What is required: The entries follow. Copy every line in which "warn" appears.

┌──

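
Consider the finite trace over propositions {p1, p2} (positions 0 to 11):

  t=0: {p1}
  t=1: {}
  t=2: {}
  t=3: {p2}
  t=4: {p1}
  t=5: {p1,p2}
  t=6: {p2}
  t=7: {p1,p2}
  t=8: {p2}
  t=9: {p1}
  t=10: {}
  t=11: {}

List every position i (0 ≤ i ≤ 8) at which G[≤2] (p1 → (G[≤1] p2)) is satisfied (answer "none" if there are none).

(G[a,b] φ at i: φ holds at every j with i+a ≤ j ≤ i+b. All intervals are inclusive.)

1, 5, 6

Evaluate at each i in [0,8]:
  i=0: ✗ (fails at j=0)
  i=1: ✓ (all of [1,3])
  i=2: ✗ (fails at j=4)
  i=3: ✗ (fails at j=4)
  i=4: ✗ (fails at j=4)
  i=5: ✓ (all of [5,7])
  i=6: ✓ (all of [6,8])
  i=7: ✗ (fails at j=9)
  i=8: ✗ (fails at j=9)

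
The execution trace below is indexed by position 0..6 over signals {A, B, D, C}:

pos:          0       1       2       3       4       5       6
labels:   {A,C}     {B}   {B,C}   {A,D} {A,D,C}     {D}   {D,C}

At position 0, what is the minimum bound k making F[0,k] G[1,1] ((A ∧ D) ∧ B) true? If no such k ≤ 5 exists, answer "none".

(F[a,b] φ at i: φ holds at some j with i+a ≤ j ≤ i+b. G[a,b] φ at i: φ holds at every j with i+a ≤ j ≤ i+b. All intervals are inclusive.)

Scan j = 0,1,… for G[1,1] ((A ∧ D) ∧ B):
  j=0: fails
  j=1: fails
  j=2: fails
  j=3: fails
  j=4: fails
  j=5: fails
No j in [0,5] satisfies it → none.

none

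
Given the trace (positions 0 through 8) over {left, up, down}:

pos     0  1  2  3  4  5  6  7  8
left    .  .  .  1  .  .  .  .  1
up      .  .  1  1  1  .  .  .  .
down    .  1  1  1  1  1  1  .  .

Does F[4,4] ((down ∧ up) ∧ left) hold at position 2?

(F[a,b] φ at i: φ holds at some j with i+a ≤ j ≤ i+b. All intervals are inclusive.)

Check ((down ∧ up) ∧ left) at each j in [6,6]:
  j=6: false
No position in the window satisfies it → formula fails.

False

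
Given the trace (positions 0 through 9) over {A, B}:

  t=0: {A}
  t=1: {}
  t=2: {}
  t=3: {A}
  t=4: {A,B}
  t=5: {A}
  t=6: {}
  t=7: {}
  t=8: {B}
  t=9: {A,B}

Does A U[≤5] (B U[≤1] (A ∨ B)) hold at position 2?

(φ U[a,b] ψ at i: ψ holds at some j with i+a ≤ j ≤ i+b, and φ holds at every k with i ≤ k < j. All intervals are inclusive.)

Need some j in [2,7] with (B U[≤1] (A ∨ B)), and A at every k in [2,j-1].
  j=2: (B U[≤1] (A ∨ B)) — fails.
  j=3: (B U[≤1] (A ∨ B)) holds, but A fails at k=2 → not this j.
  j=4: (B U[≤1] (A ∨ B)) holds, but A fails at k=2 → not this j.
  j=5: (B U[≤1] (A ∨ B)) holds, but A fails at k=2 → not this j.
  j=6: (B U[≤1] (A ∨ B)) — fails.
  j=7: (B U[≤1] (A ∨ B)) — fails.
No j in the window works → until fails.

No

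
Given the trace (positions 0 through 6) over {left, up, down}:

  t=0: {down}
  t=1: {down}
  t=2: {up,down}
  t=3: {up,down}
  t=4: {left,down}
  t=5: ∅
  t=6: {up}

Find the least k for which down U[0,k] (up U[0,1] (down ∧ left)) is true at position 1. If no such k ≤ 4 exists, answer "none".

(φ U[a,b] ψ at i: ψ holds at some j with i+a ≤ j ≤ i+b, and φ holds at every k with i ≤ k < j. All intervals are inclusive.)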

└──
┌──

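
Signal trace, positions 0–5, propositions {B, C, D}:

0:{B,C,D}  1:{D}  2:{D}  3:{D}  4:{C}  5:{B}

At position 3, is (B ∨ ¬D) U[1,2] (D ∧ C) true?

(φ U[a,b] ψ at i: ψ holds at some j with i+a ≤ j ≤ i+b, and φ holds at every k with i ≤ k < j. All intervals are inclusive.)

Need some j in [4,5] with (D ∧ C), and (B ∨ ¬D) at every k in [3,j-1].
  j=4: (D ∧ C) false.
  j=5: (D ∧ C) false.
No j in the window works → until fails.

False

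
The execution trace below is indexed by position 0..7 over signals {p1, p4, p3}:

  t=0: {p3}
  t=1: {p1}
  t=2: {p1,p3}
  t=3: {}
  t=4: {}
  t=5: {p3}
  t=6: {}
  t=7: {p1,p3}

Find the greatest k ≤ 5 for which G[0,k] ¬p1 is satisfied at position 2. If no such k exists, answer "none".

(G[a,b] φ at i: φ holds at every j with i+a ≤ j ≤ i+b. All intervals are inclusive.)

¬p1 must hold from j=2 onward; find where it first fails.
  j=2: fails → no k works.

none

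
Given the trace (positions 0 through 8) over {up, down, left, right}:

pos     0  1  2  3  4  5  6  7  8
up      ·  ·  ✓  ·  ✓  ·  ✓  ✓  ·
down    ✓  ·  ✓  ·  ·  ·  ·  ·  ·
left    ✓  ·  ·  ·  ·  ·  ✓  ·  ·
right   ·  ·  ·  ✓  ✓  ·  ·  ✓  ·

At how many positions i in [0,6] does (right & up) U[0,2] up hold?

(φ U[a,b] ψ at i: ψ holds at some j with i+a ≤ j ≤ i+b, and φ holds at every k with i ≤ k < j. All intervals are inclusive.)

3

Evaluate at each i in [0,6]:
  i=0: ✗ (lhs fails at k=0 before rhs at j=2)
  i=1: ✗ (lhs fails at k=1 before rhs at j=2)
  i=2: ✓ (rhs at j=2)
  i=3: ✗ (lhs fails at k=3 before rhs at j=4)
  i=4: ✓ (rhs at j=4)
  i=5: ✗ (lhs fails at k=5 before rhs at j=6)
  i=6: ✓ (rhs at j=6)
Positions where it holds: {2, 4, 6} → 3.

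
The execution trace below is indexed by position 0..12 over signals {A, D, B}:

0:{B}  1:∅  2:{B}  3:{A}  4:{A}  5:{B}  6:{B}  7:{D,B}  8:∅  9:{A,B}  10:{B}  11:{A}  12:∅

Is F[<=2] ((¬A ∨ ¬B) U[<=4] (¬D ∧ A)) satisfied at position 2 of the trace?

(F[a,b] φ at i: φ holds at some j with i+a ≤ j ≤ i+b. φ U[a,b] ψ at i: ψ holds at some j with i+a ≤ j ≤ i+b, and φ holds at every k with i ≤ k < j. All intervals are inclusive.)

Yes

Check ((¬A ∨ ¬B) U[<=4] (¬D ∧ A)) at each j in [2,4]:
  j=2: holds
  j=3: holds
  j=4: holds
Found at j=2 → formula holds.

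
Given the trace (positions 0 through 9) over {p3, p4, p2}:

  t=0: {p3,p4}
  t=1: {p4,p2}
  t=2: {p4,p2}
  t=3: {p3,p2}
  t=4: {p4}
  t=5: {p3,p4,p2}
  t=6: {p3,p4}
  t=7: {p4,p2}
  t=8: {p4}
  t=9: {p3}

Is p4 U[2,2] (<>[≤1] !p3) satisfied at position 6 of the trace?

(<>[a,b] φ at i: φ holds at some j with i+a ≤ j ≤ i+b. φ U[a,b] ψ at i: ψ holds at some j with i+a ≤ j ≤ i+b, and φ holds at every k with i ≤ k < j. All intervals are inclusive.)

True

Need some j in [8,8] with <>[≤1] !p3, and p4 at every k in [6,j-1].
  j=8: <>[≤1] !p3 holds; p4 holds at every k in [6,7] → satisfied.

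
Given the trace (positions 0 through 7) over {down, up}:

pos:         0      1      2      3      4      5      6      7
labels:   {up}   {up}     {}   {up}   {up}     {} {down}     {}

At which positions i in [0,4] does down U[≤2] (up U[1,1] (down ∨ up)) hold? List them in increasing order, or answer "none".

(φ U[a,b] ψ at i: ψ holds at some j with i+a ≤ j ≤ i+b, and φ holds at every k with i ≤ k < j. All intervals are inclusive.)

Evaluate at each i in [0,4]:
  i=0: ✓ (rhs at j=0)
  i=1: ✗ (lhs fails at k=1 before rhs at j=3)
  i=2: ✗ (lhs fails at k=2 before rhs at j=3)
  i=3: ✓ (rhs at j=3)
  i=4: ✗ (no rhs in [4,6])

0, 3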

└──
┌──

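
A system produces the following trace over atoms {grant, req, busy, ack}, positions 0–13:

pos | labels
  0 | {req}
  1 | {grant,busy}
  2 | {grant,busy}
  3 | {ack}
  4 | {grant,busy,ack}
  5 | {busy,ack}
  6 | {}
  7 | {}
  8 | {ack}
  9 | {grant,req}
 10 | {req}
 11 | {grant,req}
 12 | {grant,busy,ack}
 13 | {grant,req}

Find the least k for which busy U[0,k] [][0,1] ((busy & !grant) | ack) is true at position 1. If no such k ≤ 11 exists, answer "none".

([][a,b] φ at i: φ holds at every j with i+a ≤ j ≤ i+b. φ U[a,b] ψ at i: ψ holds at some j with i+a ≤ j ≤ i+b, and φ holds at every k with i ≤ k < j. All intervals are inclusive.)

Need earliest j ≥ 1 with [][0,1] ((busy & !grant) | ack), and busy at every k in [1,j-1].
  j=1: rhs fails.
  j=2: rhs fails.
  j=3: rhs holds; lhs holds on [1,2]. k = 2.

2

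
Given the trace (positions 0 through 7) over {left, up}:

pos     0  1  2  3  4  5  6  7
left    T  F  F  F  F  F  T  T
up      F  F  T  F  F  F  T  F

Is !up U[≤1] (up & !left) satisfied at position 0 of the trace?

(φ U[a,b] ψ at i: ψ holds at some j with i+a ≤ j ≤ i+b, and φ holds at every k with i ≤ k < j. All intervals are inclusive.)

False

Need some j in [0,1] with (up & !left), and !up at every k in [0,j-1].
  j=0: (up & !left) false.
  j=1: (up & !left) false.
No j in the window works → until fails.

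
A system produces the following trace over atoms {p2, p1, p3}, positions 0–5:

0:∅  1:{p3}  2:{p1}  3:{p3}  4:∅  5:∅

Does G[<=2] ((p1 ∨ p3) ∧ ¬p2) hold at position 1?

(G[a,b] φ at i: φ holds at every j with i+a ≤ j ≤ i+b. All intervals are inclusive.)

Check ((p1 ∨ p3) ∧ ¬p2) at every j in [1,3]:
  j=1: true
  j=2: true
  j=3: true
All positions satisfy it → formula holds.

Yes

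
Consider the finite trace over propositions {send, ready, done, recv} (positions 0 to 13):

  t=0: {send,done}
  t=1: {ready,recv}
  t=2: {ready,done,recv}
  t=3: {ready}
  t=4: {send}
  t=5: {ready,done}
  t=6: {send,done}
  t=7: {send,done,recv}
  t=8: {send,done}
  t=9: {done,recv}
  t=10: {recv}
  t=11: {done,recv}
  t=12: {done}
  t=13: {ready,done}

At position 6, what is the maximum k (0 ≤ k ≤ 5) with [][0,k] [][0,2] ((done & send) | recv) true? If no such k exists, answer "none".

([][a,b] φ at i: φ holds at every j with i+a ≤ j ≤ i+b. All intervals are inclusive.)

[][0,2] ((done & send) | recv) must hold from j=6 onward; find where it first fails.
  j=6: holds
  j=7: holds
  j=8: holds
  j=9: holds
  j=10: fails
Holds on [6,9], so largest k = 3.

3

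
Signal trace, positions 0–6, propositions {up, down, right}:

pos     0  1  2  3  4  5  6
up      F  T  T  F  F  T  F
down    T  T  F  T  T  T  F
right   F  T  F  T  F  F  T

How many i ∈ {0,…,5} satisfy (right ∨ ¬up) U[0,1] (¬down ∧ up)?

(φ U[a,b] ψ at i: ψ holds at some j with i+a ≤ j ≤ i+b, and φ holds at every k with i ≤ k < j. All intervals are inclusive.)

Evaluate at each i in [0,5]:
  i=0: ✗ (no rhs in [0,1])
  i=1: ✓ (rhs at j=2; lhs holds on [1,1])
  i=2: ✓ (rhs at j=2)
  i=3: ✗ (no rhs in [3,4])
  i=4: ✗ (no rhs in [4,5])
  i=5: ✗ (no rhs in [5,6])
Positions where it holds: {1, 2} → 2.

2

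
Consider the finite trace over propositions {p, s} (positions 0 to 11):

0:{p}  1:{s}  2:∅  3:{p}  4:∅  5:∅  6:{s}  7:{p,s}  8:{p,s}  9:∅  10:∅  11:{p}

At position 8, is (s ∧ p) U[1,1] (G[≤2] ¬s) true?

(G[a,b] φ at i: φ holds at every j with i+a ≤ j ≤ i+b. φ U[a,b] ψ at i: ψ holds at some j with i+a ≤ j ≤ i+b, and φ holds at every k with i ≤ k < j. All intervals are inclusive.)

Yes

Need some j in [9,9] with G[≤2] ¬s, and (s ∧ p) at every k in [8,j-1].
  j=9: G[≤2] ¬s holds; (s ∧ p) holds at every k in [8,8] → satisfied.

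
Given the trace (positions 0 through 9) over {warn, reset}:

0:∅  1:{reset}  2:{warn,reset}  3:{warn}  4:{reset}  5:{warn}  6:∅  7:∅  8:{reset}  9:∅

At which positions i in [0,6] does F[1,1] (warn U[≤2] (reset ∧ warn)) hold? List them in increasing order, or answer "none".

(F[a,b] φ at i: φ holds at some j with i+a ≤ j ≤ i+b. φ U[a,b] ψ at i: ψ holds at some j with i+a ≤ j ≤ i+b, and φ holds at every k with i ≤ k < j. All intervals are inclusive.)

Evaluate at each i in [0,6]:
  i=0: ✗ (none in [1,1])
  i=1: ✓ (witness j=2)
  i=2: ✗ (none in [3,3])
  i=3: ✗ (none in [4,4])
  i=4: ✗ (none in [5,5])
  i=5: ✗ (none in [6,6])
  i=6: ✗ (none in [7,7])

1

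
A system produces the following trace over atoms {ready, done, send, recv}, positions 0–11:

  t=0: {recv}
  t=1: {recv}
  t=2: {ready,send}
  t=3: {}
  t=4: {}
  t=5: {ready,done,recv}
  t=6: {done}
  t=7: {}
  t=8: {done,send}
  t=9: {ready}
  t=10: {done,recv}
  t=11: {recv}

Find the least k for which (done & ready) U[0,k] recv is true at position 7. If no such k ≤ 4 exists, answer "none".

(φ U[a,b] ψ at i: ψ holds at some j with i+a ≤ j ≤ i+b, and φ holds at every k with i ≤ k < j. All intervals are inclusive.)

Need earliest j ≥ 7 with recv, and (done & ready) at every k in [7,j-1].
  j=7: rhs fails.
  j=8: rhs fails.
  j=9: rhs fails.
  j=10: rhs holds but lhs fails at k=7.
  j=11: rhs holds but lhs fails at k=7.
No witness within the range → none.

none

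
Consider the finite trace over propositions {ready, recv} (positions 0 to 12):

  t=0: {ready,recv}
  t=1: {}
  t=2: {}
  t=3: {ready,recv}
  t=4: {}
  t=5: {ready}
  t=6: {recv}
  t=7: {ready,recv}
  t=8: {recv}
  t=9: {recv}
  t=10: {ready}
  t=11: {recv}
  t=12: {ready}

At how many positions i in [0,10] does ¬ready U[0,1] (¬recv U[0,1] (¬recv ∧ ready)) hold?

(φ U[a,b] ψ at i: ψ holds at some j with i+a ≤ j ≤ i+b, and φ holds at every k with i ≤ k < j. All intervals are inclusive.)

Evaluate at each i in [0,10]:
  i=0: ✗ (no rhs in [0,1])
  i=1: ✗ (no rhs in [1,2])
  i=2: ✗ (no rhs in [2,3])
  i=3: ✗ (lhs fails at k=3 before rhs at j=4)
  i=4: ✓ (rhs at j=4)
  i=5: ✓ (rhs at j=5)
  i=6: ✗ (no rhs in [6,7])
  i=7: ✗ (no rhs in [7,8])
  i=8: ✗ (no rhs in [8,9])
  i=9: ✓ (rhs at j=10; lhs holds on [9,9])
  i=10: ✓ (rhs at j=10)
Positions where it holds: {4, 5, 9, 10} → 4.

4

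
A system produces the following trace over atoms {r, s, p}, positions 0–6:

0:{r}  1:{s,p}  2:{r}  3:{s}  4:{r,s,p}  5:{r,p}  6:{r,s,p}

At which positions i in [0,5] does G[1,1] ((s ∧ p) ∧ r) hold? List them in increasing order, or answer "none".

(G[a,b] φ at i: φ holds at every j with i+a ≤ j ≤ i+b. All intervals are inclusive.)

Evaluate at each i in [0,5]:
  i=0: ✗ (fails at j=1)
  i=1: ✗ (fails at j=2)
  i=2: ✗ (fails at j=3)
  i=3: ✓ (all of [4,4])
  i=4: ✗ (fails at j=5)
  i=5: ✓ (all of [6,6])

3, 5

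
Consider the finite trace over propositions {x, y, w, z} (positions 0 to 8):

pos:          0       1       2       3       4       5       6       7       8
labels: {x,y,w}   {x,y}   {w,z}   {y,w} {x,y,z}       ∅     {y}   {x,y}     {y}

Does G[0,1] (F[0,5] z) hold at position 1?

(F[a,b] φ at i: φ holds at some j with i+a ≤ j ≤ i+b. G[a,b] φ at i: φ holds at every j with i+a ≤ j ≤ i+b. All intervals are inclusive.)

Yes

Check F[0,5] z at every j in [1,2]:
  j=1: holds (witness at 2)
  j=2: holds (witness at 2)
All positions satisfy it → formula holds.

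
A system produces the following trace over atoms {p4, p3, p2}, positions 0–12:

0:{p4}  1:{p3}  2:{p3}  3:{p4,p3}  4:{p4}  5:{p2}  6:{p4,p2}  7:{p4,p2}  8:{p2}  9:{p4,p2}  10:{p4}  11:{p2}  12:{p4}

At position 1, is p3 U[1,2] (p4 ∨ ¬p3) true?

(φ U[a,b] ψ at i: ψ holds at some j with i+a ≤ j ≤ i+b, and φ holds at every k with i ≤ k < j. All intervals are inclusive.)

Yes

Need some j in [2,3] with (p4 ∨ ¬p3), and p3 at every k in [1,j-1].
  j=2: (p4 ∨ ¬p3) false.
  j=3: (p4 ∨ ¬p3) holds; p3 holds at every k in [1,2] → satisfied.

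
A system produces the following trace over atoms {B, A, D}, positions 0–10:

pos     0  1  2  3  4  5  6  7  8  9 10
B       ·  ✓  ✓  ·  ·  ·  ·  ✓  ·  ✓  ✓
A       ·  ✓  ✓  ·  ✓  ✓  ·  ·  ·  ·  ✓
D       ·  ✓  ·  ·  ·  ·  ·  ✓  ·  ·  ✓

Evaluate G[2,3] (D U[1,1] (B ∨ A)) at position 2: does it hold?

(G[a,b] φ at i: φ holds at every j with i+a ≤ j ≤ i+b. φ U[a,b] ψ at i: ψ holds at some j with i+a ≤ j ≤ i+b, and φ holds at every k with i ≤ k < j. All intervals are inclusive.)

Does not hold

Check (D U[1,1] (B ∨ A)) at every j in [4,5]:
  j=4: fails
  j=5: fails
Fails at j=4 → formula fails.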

└──

Answer to this task:
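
Given the trace (positions 0 through 9) over {warn, reset}:
0:∅  1:{reset}  2:{warn,reset}  3:{warn}  4:{reset}  5:{warn}  6:∅  7:∅  8:{reset}  9:∅
At which positions i in [0,6] does F[1,1] (warn U[≤2] (reset ∧ warn)) hold? List them in increasing order, or answer "none".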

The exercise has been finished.